(Problem requirements): Say how many lines in the records include the string "rectangle", adding no other words.

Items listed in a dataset
────────────────────

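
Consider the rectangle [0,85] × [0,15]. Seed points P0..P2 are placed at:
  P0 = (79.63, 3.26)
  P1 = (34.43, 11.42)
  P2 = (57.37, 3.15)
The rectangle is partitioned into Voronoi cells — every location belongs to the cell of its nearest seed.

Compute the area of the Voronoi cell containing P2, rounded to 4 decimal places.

Area of P2's cell: 337.5190

1. box [0,85]×[0,15]: [(0, 0) (85, 0) (85, 15) (0, 15)]
2. ⊥bis P2·P0 via (68.5,3.205): [(0, 0) (68.5158, 0) (68.4417, 15) (0, 15)]  |A|=1027.1816
3. ⊥bis P2·P1 via (45.9,7.285): [(43.2737, 0) (68.5158, 0) (68.4417, 15) (48.6813, 15)]  |A|=337.519
4. canonical 4-gon: [(43.2737, 0) (68.5158, 0) (68.4417, 15) (48.6813, 15)]
5. shoelace: 337.519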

────────────────────

(Worked solution): 2